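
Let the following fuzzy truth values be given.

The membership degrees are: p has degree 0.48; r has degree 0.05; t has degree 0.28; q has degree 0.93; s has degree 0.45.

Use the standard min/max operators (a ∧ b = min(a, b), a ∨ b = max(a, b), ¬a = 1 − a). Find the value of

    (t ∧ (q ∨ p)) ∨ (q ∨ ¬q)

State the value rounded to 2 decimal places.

0.93

q ∨ p = max(a, b) on (0.93, 0.48) = 0.93
t ∧ (q ∨ p) = min(a, b) on (0.28, 0.93) = 0.28
¬q = 1 − 0.93 = 0.07
q ∨ ¬q = max(a, b) on (0.93, 0.07) = 0.93
(t ∧ (q ∨ p)) ∨ (q ∨ ¬q) = max(a, b) on (0.28, 0.93) = 0.93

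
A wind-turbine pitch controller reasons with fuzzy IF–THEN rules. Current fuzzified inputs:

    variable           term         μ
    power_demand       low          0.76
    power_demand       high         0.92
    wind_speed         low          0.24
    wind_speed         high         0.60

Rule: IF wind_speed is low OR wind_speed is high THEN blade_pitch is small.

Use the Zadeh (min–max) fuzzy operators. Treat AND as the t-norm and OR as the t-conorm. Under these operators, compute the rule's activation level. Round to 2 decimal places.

0.60

firing strength: low=0.24, high=0.60; OR[max(a, b)] → w = 0.60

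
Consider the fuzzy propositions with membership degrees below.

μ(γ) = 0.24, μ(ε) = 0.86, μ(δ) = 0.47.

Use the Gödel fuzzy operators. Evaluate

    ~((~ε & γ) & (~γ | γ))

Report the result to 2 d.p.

~ε = 1 − 0.86 = 0.14
~ε & γ = min(a, b) on (0.14, 0.24) = 0.14
~γ = 1 − 0.24 = 0.76
~γ | γ = max(a, b) on (0.76, 0.24) = 0.76
(~ε & γ) & (~γ | γ) = min(a, b) on (0.14, 0.76) = 0.14
~((~ε & γ) & (~γ | γ)) = 1 − 0.14 = 0.86

0.86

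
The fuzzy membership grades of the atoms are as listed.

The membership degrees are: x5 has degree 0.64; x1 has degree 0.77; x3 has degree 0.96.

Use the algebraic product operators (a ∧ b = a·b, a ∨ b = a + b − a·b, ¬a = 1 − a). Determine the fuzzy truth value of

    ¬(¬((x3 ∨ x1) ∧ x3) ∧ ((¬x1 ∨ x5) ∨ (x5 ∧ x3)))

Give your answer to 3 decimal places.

0.956

x3 ∨ x1 = a + b − a·b on (0.9600, 0.7700) = 0.9908
(x3 ∨ x1) ∧ x3 = a·b on (0.9908, 0.9600) = 0.9512
¬((x3 ∨ x1) ∧ x3) = 1 − 0.9512 = 0.0488
¬x1 = 1 − 0.7700 = 0.2300
¬x1 ∨ x5 = a + b − a·b on (0.2300, 0.6400) = 0.7228
x5 ∧ x3 = a·b on (0.6400, 0.9600) = 0.6144
(¬x1 ∨ x5) ∨ (x5 ∧ x3) = a + b − a·b on (0.7228, 0.6144) = 0.8931
¬((x3 ∨ x1) ∧ x3) ∧ ((¬x1 ∨ x5) ∨ (x5 ∧ x3)) = a·b on (0.0488, 0.8931) = 0.0436
¬(¬((x3 ∨ x1) ∧ x3) ∧ ((¬x1 ∨ x5) ∨ (x5 ∧ x3))) = 1 − 0.0436 = 0.9564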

------------------------------------

Your task
Write all the entries out again exactly as they are.

Solution
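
Let the following fuzzy truth values be given.

The membership degrees are: p has degree 0.48; r has degree 0.05; t has degree 0.28; q has degree 0.93; s has degree 0.45.

Use the standard min/max operators (a ∧ b = min(a, b), a ∨ b = max(a, b), ¬a = 1 − a). Find the value of

    (t ∧ (q ∨ p)) ∨ (q ∨ ¬q)

State the value rounded to 2 decimal places.

0.93

q ∨ p = max(a, b) on (0.93, 0.48) = 0.93
t ∧ (q ∨ p) = min(a, b) on (0.28, 0.93) = 0.28
¬q = 1 − 0.93 = 0.07
q ∨ ¬q = max(a, b) on (0.93, 0.07) = 0.93
(t ∧ (q ∨ p)) ∨ (q ∨ ¬q) = max(a, b) on (0.28, 0.93) = 0.93

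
A wind-turbine pitch controller reasons with fuzzy IF–THEN rules. Current fuzzified inputs:

    variable           term         μ
    power_demand       low          0.76
    power_demand       high         0.92
    wind_speed         low          0.24
    wind_speed         high         0.60

Rule: IF wind_speed is low OR wind_speed is high THEN blade_pitch is small.

Use the Zadeh (min–max) fuzzy operators. Treat AND as the t-norm and OR as the t-conorm. Under these operators, compute the rule's activation level. Round to 2 decimal places.

0.60

firing strength: low=0.24, high=0.60; OR[max(a, b)] → w = 0.60

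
Consider the fuzzy propositions with membership degrees below.

μ(γ) = 0.24, μ(ε) = 0.86, μ(δ) = 0.47.

Use the Gödel fuzzy operators. Evaluate

    ~((~ε & γ) & (~γ | γ))

Report the result to 2 d.p.

~ε = 1 − 0.86 = 0.14
~ε & γ = min(a, b) on (0.14, 0.24) = 0.14
~γ = 1 − 0.24 = 0.76
~γ | γ = max(a, b) on (0.76, 0.24) = 0.76
(~ε & γ) & (~γ | γ) = min(a, b) on (0.14, 0.76) = 0.14
~((~ε & γ) & (~γ | γ)) = 1 − 0.14 = 0.86

0.86

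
The fuzzy membership grades of the atoms are as listed.

The membership degrees are: x5 has degree 0.64; x1 has degree 0.77; x3 has degree 0.96.

Use the algebraic product operators (a ∧ b = a·b, a ∨ b = a + b − a·b, ¬a = 1 − a). Determine the fuzzy truth value of

    ¬(¬((x3 ∨ x1) ∧ x3) ∧ ((¬x1 ∨ x5) ∨ (x5 ∧ x3)))

Give your answer to 3 decimal places.

0.956

x3 ∨ x1 = a + b − a·b on (0.9600, 0.7700) = 0.9908
(x3 ∨ x1) ∧ x3 = a·b on (0.9908, 0.9600) = 0.9512
¬((x3 ∨ x1) ∧ x3) = 1 − 0.9512 = 0.0488
¬x1 = 1 − 0.7700 = 0.2300
¬x1 ∨ x5 = a + b − a·b on (0.2300, 0.6400) = 0.7228
x5 ∧ x3 = a·b on (0.6400, 0.9600) = 0.6144
(¬x1 ∨ x5) ∨ (x5 ∧ x3) = a + b − a·b on (0.7228, 0.6144) = 0.8931
¬((x3 ∨ x1) ∧ x3) ∧ ((¬x1 ∨ x5) ∨ (x5 ∧ x3)) = a·b on (0.0488, 0.8931) = 0.0436
¬(¬((x3 ∨ x1) ∧ x3) ∧ ((¬x1 ∨ x5) ∨ (x5 ∧ x3))) = 1 − 0.0436 = 0.9564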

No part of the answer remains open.